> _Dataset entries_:
======

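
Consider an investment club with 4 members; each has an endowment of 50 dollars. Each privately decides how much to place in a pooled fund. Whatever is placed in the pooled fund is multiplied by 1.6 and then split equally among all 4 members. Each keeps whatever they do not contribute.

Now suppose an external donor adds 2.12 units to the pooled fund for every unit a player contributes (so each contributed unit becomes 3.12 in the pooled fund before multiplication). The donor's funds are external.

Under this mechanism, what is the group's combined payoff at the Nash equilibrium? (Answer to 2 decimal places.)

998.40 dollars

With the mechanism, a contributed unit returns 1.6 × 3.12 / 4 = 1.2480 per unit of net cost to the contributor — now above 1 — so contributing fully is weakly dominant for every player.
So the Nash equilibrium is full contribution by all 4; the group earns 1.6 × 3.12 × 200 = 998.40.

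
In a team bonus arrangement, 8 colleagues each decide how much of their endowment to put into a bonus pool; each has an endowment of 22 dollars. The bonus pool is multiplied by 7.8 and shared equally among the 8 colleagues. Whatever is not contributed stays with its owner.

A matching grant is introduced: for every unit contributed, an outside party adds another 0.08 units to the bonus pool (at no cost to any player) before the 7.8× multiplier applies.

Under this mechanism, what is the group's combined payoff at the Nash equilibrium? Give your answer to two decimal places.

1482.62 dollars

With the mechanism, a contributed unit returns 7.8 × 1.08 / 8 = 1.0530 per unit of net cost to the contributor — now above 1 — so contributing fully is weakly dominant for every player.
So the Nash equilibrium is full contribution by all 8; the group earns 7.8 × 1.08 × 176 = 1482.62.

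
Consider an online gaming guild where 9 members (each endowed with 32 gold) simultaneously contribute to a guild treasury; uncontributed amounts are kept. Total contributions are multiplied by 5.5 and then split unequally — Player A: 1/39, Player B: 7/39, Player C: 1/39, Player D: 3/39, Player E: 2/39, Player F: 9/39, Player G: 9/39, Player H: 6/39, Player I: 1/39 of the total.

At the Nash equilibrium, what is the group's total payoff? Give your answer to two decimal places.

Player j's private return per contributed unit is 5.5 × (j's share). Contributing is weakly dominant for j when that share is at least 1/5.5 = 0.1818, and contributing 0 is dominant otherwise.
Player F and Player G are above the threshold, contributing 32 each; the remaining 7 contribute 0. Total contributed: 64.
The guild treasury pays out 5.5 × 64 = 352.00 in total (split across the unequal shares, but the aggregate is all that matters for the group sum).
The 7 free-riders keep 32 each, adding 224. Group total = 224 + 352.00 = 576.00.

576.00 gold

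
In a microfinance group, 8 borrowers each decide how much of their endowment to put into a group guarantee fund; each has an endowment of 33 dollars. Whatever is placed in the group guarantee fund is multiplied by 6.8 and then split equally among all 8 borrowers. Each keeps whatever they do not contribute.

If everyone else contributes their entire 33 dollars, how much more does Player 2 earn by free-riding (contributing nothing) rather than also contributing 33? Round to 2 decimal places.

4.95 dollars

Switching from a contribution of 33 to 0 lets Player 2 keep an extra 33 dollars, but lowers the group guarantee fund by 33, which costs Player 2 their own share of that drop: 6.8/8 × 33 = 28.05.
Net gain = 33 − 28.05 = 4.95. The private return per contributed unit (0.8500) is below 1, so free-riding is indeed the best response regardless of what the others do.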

======

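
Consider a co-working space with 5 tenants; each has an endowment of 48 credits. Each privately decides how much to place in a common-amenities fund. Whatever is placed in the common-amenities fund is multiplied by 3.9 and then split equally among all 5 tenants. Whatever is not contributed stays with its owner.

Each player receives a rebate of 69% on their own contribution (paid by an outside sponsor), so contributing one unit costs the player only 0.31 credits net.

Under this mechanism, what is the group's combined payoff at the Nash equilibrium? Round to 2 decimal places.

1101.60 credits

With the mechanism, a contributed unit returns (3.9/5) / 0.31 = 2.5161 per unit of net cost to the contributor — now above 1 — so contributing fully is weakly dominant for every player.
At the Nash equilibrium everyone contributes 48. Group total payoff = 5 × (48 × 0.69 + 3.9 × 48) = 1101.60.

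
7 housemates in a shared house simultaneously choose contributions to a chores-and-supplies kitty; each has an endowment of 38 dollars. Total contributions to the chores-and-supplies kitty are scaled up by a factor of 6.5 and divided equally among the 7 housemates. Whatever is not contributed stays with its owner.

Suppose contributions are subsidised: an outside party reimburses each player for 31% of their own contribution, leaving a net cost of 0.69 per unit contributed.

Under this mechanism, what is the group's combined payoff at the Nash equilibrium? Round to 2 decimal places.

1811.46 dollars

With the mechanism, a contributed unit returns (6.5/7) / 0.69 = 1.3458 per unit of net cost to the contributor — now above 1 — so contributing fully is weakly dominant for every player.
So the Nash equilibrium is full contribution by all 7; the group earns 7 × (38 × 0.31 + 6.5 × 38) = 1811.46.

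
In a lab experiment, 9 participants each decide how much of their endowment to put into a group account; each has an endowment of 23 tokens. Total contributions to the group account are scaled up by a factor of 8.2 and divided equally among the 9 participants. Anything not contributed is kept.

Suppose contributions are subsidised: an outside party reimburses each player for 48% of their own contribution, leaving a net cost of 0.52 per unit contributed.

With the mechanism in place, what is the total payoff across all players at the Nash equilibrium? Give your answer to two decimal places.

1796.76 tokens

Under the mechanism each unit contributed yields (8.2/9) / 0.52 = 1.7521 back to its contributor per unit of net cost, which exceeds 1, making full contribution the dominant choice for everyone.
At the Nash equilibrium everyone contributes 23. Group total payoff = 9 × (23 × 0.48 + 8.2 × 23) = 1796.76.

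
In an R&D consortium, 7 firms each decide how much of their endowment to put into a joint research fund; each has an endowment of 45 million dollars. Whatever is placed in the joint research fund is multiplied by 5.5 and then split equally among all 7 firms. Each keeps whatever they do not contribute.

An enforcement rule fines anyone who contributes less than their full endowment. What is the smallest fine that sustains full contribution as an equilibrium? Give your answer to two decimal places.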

======

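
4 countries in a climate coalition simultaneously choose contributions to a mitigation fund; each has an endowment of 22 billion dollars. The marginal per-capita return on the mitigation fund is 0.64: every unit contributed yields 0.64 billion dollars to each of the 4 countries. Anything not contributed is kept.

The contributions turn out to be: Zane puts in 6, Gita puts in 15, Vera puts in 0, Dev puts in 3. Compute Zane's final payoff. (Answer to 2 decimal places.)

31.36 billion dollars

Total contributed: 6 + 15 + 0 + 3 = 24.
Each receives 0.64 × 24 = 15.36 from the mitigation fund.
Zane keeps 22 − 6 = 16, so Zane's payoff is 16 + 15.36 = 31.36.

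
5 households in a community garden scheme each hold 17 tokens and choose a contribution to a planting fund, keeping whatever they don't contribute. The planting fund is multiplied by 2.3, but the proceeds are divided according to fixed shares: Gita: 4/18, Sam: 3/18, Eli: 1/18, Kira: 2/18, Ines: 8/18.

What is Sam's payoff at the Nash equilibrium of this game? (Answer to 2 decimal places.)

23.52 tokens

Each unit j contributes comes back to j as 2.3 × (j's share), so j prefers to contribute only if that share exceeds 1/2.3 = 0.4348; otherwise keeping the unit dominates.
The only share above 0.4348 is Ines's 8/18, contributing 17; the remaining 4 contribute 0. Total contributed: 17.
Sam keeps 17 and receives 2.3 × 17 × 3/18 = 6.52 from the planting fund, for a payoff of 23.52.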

======

> _YOUR GOAL_: Repeat, exactly as they stand above, the lines from the line with "In an R&D consortium, 7" to the line with "An enforcement rule", both lines included.

> _OUTPUT FOR THIS TASK_:
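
In an R&D consortium, 7 firms each decide how much of their endowment to put into a joint research fund; each has an endowment of 45 million dollars. Whatever is placed in the joint research fund is multiplied by 5.5 and then split equally among all 7 firms. Each keeps whatever they do not contribute.

An enforcement rule fines anyone who contributes less than their full endowment. What is the smallest fine that sustains full contribution as an equilibrium? Give your answer to two decimal places.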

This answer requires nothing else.